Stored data

┄┄┄┄┄┄

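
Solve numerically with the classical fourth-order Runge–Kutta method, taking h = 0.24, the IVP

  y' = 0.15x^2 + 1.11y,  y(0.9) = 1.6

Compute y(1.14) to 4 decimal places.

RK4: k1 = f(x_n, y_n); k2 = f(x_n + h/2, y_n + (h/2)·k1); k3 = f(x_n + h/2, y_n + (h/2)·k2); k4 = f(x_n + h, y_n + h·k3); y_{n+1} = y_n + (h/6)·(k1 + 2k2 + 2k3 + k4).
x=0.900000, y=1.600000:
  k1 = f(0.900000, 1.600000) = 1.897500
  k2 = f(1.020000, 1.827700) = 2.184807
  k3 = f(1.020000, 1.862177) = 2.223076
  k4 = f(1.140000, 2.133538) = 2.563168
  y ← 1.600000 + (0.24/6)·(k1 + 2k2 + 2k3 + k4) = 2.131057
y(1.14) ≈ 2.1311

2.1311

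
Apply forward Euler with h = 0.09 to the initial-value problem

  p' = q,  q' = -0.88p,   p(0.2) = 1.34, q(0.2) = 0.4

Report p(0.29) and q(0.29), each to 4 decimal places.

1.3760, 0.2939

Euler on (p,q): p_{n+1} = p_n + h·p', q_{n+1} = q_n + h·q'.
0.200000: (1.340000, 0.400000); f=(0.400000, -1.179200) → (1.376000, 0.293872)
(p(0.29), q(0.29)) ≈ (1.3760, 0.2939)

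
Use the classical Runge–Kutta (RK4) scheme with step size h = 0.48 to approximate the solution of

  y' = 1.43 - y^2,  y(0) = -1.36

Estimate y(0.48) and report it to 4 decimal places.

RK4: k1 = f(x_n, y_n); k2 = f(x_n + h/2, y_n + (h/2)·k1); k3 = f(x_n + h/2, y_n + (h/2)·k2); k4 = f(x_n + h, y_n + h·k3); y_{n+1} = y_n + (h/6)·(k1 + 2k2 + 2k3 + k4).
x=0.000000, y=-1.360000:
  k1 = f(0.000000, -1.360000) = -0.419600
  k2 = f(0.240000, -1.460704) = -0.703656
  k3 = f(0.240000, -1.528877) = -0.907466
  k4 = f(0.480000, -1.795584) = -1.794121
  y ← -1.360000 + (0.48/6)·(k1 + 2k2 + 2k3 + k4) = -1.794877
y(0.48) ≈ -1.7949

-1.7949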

┄┄┄┄┄┄

**Exercise description**
Repeat, exactly as they stand, the line that contains "Compute y(1.14) to 4 decimal places." and all the lines after it in the data above.

**Answer section**
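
Compute y(1.14) to 4 decimal places.

RK4: k1 = f(x_n, y_n); k2 = f(x_n + h/2, y_n + (h/2)·k1); k3 = f(x_n + h/2, y_n + (h/2)·k2); k4 = f(x_n + h, y_n + h·k3); y_{n+1} = y_n + (h/6)·(k1 + 2k2 + 2k3 + k4).
x=0.900000, y=1.600000:
  k1 = f(0.900000, 1.600000) = 1.897500
  k2 = f(1.020000, 1.827700) = 2.184807
  k3 = f(1.020000, 1.862177) = 2.223076
  k4 = f(1.140000, 2.133538) = 2.563168
  y ← 1.600000 + (0.24/6)·(k1 + 2k2 + 2k3 + k4) = 2.131057
y(1.14) ≈ 2.1311

2.1311

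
Apply forward Euler with h = 0.09 to the initial-value problem

  p' = q,  q' = -0.88p,   p(0.2) = 1.34, q(0.2) = 0.4

Report p(0.29) and q(0.29), each to 4 decimal places.

1.3760, 0.2939

Euler on (p,q): p_{n+1} = p_n + h·p', q_{n+1} = q_n + h·q'.
0.200000: (1.340000, 0.400000); f=(0.400000, -1.179200) → (1.376000, 0.293872)
(p(0.29), q(0.29)) ≈ (1.3760, 0.2939)

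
Use the classical Runge–Kutta (RK4) scheme with step size h = 0.48 to approximate the solution of

  y' = 1.43 - y^2,  y(0) = -1.36

Estimate y(0.48) and report it to 4 decimal places.

RK4: k1 = f(x_n, y_n); k2 = f(x_n + h/2, y_n + (h/2)·k1); k3 = f(x_n + h/2, y_n + (h/2)·k2); k4 = f(x_n + h, y_n + h·k3); y_{n+1} = y_n + (h/6)·(k1 + 2k2 + 2k3 + k4).
x=0.000000, y=-1.360000:
  k1 = f(0.000000, -1.360000) = -0.419600
  k2 = f(0.240000, -1.460704) = -0.703656
  k3 = f(0.240000, -1.528877) = -0.907466
  k4 = f(0.480000, -1.795584) = -1.794121
  y ← -1.360000 + (0.48/6)·(k1 + 2k2 + 2k3 + k4) = -1.794877
y(0.48) ≈ -1.7949

-1.7949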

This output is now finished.